» Task details
Would you reproduce, without any alteration, the lines from the opening line of the entries through the line that has "Aragonite — Crystal system: orthorhombic;" in it?
+++++
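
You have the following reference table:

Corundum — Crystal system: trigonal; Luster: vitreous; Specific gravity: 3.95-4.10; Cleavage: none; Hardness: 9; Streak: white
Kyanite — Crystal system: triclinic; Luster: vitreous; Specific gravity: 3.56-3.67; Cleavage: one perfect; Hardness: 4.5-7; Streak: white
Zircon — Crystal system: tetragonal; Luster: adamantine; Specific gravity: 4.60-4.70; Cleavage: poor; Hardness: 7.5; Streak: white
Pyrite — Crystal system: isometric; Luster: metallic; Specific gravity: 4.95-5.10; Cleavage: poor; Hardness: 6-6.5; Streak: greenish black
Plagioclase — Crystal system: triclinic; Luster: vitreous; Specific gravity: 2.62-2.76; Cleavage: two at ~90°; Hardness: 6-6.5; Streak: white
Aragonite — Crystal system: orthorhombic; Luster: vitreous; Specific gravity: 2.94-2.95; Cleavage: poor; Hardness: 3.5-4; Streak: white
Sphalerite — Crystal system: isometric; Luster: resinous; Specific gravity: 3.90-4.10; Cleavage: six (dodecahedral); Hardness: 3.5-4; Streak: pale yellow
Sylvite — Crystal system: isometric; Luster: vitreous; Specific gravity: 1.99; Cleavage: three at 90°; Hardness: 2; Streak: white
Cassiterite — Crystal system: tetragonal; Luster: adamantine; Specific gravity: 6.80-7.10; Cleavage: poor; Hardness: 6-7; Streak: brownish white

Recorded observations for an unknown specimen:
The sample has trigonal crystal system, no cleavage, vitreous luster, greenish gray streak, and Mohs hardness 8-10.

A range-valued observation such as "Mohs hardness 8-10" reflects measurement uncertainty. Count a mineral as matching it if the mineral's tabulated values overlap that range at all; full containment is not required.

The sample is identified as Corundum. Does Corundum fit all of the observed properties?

No

Trigonal crystal system — consistent with Corundum (trigonal system).
No cleavage — consistent with Corundum (cleavage none).
Vitreous luster — consistent with Corundum (vitreous luster).
Greenish gray streak — Corundum has white streak; which does not match.
Mohs hardness 8-10 — consistent with Corundum (hardness 9).
Streak alone is enough to reject Corundum.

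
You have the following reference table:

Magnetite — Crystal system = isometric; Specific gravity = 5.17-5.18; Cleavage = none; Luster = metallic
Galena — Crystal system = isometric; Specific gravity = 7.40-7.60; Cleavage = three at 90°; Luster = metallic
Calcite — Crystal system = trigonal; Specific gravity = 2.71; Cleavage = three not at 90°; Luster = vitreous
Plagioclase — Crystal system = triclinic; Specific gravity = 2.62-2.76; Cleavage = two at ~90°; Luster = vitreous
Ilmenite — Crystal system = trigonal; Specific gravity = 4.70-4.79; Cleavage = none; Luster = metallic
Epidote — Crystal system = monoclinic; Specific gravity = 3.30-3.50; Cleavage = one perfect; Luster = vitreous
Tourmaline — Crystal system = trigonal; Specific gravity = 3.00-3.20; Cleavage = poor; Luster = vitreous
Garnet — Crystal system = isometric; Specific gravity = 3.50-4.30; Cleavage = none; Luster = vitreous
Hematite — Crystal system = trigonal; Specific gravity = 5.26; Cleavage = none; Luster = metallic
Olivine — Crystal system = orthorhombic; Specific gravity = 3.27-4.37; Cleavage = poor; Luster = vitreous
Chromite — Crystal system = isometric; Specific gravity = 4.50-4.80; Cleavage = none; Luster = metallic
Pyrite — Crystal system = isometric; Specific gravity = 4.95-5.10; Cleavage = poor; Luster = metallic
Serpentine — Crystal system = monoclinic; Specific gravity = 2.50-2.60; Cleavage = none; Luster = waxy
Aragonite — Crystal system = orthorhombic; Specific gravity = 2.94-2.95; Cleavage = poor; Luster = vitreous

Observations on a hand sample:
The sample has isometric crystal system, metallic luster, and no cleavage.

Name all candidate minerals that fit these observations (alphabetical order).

Isometric crystal system: Magnetite, Galena, Garnet, Chromite, Pyrite remain.
Metallic luster is inconsistent with Garnet.
No cleavage rules out Galena, Pyrite.
Remaining candidates: Chromite, Magnetite.

Chromite, Magnetite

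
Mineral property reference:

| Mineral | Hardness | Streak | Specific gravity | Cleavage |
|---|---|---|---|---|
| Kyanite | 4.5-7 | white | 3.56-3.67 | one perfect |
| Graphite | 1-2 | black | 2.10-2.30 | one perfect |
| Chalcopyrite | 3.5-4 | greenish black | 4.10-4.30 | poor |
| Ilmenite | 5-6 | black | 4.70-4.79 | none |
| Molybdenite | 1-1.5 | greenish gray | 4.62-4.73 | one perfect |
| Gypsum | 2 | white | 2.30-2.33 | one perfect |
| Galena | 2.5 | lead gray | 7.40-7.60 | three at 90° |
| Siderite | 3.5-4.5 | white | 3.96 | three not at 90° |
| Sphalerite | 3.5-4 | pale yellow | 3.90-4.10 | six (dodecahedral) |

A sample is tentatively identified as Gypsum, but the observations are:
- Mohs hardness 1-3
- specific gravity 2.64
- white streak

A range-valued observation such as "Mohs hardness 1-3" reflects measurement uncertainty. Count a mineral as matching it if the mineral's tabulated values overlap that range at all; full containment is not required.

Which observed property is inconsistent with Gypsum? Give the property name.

specific gravity

Mohs hardness 1-3: Gypsum has hardness 2 — matches.
Specific gravity 2.64: Gypsum has SG 2.30-2.33 — does not match.
White streak: Gypsum has white streak — matches.
The specific gravity is the one property that does not fit.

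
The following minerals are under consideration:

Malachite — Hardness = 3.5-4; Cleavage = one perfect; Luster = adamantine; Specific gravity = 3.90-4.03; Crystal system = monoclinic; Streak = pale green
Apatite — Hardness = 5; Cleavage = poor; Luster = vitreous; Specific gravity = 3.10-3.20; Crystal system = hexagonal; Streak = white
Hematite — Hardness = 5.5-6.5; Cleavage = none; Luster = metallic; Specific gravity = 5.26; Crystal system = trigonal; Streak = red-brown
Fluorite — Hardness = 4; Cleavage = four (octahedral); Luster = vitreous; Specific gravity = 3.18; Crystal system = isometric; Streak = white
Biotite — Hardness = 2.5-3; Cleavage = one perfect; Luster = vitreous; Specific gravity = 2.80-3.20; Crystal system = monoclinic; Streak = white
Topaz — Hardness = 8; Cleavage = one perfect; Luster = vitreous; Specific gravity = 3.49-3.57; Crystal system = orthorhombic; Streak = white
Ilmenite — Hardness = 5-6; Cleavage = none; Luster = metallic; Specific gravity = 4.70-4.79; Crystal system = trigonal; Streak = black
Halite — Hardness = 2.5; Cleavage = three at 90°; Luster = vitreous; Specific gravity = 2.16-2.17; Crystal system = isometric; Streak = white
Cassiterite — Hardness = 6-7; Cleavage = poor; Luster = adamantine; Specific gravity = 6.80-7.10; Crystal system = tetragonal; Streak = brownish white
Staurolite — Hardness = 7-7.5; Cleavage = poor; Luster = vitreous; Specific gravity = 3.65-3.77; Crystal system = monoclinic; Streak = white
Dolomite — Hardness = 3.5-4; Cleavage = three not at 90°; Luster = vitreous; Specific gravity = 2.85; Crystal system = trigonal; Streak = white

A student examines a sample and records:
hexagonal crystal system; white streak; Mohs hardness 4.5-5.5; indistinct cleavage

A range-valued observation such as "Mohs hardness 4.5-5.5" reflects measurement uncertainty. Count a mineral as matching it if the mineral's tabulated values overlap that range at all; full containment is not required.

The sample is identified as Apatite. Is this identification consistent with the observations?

Hexagonal crystal system — agrees with Apatite (hexagonal system).
White streak — agrees with Apatite (white streak).
Mohs hardness 4.5-5.5 — agrees with Apatite (hardness 5).
Indistinct cleavage — agrees with Apatite (cleavage poor).
Every observed property is compatible with the reference values for Apatite.

Yes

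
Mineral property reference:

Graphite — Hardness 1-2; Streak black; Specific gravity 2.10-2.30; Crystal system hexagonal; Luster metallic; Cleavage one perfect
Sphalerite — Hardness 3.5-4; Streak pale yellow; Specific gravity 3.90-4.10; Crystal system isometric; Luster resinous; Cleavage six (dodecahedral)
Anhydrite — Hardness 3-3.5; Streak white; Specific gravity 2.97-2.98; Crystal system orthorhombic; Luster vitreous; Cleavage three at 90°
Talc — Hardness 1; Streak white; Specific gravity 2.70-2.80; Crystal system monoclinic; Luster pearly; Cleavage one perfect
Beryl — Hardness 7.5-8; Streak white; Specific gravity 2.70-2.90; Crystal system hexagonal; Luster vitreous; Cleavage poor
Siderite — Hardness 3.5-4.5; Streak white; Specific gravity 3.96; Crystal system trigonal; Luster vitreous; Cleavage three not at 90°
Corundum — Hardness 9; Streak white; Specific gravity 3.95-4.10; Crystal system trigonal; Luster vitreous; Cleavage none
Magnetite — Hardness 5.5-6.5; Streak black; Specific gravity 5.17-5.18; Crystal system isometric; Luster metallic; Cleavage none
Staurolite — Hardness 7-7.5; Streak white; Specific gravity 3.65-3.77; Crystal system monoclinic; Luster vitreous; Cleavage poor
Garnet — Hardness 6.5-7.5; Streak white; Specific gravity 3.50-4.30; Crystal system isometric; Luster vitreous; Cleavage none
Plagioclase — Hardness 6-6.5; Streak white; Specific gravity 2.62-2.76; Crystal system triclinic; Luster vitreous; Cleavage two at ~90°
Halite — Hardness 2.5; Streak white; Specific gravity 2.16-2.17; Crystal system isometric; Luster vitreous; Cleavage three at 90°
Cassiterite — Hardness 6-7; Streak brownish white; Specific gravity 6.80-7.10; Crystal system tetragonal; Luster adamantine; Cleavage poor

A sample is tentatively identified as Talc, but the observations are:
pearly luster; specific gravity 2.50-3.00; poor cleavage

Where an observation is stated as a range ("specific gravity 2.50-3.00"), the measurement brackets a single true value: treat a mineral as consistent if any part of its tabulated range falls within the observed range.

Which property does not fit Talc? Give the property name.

Pearly luster: Talc has pearly luster — matches.
Specific gravity 2.50-3.00: Talc has SG 2.70-2.80 — matches.
Poor cleavage: Talc has cleavage one perfect — inconsistent.
Everything matches except the cleavage.

cleavage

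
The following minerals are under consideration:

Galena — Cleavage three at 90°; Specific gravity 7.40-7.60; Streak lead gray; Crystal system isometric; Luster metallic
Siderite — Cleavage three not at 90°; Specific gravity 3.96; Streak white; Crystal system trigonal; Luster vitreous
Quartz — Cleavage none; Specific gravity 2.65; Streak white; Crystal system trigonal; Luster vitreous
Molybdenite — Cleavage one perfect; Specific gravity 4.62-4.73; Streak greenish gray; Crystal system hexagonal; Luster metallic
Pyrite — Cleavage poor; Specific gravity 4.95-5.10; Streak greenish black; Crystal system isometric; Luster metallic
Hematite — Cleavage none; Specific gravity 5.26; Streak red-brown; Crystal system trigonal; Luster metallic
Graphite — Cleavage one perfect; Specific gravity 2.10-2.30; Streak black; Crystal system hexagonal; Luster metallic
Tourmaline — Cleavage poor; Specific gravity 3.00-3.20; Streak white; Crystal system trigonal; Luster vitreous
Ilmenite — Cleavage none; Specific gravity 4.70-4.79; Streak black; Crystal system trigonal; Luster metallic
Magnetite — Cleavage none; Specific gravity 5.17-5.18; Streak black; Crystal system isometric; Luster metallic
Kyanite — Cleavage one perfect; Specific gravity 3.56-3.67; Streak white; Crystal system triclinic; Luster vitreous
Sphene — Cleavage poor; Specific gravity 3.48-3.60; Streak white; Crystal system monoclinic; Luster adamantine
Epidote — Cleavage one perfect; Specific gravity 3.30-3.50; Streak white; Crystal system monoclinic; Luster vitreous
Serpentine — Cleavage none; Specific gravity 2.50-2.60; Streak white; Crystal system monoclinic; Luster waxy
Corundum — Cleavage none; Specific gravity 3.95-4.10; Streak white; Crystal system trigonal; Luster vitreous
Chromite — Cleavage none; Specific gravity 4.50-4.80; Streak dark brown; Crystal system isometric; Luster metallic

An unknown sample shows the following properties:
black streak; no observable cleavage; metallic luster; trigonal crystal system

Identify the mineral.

Ilmenite

Black streak — narrows the field to Graphite, Ilmenite, Magnetite.
No observable cleavage eliminates Graphite.
Metallic luster — every remaining candidate is consistent.
Trigonal crystal system is inconsistent with Magnetite.
Only Ilmenite satisfies all observations.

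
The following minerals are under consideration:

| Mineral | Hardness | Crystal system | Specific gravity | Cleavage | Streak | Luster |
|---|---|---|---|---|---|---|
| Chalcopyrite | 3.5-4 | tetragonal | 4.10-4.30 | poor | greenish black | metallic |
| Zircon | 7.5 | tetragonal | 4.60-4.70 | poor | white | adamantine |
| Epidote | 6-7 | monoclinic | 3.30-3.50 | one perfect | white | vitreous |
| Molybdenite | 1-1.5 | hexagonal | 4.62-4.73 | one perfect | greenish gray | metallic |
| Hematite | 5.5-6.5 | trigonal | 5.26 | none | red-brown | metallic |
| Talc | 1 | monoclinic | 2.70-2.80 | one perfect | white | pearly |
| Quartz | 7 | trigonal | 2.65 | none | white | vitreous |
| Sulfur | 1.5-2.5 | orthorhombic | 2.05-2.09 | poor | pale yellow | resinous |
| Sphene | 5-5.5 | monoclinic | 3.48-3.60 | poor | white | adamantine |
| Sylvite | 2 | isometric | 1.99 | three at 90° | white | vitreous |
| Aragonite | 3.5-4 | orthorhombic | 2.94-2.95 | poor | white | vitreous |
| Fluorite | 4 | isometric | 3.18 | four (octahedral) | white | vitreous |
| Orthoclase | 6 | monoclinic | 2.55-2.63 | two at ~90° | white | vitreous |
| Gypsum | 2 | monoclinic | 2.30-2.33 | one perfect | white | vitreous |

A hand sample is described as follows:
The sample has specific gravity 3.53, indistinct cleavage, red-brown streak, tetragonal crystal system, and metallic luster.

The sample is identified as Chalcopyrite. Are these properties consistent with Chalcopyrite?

Inconsistent

Specific gravity 3.53 — Chalcopyrite has SG 4.10-4.30; which does not match.
Indistinct cleavage — fits Chalcopyrite (cleavage poor).
Red-brown streak — Chalcopyrite has greenish black streak; which does not match.
Tetragonal crystal system — fits Chalcopyrite (tetragonal system).
Metallic luster — fits Chalcopyrite (metallic luster).
2 of the observed properties are inconsistent with Chalcopyrite.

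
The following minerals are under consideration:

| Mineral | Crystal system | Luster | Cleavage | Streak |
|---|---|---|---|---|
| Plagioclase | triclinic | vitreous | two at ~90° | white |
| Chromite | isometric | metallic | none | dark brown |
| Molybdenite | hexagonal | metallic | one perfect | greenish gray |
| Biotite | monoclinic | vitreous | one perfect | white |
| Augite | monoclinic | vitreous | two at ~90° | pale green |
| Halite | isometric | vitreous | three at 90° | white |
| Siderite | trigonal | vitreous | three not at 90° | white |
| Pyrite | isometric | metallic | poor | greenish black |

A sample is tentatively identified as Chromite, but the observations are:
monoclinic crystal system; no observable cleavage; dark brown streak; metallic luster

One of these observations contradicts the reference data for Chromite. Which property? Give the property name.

Monoclinic crystal system: Chromite has isometric system — does not match.
No observable cleavage: Chromite has cleavage none — agrees.
Dark brown streak: Chromite has dark brown streak — agrees.
Metallic luster: Chromite has metallic luster — agrees.
Only the crystal system is inconsistent.

crystal system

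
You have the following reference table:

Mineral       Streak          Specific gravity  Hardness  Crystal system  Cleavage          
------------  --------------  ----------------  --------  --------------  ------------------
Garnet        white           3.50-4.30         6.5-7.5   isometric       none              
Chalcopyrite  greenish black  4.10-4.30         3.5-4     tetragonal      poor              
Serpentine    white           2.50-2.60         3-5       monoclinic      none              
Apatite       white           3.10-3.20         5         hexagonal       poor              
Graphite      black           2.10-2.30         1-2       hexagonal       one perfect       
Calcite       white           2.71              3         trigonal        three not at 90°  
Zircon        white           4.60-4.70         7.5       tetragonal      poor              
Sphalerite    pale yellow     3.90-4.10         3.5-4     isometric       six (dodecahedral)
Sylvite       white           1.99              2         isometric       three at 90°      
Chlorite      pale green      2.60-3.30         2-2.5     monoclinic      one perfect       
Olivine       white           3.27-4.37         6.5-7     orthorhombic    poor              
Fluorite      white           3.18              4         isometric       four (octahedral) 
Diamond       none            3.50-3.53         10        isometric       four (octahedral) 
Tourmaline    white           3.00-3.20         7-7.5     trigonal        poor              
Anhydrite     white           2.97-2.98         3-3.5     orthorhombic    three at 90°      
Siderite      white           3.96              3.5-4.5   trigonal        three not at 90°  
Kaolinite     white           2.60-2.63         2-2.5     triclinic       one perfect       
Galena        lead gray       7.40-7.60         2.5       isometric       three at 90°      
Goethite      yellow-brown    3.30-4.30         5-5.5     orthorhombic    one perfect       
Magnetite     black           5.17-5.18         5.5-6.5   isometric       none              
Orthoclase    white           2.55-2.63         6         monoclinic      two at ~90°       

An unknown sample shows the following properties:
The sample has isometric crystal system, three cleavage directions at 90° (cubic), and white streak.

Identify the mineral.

Isometric crystal system — leaves Garnet, Sphalerite, Sylvite, Fluorite, Diamond, Galena, Magnetite.
Three cleavage directions at 90° (cubic) — Sylvite, Galena remain.
White streak rules out Galena.
The only mineral consistent with every observation is Sylvite.

Sylvite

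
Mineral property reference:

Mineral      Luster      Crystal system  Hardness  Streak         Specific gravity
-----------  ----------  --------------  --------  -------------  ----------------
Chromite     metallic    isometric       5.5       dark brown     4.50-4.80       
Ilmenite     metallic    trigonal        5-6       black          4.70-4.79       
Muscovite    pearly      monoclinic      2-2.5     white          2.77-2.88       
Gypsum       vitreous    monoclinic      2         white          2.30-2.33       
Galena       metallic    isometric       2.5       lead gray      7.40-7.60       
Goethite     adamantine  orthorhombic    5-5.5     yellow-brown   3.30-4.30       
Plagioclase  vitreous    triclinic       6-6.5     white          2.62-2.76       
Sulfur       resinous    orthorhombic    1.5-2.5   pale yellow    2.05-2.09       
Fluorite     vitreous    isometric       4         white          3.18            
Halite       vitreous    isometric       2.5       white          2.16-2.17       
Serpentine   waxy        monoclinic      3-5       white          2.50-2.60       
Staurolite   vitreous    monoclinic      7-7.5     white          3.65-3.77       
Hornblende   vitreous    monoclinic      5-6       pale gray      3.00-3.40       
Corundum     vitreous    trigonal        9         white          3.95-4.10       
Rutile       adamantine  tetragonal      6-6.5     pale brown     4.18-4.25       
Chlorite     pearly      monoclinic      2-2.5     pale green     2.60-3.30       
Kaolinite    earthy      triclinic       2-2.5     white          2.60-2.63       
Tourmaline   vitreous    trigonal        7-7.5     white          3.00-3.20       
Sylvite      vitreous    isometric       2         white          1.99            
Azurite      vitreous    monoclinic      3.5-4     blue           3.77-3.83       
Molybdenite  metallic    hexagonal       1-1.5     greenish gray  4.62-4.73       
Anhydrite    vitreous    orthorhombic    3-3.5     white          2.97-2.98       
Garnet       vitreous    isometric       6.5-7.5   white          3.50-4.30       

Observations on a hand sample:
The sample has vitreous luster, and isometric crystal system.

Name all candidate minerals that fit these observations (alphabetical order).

Fluorite, Garnet, Halite, Sylvite

Vitreous luster — only Gypsum, Plagioclase, Fluorite, Halite, Staurolite, Hornblende, Corundum, Tourmaline, Sylvite, Azurite, Anhydrite, Garnet remain.
Isometric crystal system — only Fluorite, Halite, Sylvite, Garnet remain.
The minerals that satisfy all observations are Fluorite, Garnet, Halite, Sylvite.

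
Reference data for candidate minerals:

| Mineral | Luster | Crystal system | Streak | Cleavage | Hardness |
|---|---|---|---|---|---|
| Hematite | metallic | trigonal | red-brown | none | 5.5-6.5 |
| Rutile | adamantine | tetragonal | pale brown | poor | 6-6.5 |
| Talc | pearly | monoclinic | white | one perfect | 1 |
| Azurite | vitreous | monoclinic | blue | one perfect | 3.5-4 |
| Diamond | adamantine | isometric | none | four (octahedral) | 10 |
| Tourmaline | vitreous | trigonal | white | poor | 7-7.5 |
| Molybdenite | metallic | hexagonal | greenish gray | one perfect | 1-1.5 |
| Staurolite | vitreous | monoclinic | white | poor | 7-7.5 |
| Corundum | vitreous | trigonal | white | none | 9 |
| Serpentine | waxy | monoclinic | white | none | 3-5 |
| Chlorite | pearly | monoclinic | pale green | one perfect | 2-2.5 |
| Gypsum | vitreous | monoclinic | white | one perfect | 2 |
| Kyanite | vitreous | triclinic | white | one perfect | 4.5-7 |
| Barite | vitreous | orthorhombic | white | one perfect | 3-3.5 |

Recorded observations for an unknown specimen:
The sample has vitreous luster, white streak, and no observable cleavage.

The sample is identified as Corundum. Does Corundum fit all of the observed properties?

Vitreous luster — agrees with Corundum (vitreous luster).
White streak — agrees with Corundum (white streak).
No observable cleavage — agrees with Corundum (cleavage none).
Every observed property is compatible with the reference values for Corundum.

Consistent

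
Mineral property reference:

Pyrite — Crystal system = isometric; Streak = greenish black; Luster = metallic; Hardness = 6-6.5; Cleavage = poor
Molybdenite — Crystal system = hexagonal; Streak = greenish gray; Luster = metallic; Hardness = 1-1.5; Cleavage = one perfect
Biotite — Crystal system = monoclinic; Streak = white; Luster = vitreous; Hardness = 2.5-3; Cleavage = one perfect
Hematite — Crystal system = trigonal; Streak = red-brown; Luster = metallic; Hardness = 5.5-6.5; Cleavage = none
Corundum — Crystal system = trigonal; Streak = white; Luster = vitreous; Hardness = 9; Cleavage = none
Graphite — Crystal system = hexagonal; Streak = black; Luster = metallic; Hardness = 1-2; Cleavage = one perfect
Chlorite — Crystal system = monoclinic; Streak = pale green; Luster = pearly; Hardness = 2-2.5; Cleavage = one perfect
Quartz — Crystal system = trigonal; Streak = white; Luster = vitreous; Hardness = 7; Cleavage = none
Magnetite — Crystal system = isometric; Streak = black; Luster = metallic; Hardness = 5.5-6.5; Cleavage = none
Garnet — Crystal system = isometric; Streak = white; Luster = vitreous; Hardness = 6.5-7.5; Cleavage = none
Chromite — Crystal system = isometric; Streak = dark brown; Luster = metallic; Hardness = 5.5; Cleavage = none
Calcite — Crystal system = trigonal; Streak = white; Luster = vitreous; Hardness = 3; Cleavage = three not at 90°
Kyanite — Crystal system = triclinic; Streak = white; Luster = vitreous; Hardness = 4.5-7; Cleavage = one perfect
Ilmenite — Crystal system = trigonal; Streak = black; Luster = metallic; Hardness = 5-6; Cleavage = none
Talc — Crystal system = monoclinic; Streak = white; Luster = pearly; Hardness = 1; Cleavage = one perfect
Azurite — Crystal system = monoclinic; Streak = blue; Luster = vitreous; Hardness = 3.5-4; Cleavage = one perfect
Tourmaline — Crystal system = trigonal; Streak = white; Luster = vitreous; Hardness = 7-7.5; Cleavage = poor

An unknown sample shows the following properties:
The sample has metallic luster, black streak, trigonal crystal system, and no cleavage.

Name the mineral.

Ilmenite

Metallic luster: only Pyrite, Molybdenite, Hematite, Graphite, Magnetite, Chromite, Ilmenite remain.
Black streak: leaves Graphite, Magnetite, Ilmenite.
Trigonal crystal system: leaves Ilmenite.
No cleavage: every remaining candidate is consistent.
Ilmenite is the sole remaining match.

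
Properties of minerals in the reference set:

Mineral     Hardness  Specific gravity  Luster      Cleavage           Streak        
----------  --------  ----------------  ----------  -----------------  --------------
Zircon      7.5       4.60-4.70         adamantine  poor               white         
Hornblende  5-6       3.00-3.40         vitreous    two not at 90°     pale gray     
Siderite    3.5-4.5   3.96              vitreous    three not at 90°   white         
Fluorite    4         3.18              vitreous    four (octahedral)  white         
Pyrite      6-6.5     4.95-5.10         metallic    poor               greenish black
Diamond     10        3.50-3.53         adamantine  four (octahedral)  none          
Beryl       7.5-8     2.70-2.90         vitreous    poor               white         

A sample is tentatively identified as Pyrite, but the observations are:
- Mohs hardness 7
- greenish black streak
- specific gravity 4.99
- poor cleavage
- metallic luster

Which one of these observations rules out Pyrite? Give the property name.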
+++++
» Solution for this task
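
You have the following reference table:

Corundum — Crystal system: trigonal; Luster: vitreous; Specific gravity: 3.95-4.10; Cleavage: none; Hardness: 9; Streak: white
Kyanite — Crystal system: triclinic; Luster: vitreous; Specific gravity: 3.56-3.67; Cleavage: one perfect; Hardness: 4.5-7; Streak: white
Zircon — Crystal system: tetragonal; Luster: adamantine; Specific gravity: 4.60-4.70; Cleavage: poor; Hardness: 7.5; Streak: white
Pyrite — Crystal system: isometric; Luster: metallic; Specific gravity: 4.95-5.10; Cleavage: poor; Hardness: 6-6.5; Streak: greenish black
Plagioclase — Crystal system: triclinic; Luster: vitreous; Specific gravity: 2.62-2.76; Cleavage: two at ~90°; Hardness: 6-6.5; Streak: white
Aragonite — Crystal system: orthorhombic; Luster: vitreous; Specific gravity: 2.94-2.95; Cleavage: poor; Hardness: 3.5-4; Streak: white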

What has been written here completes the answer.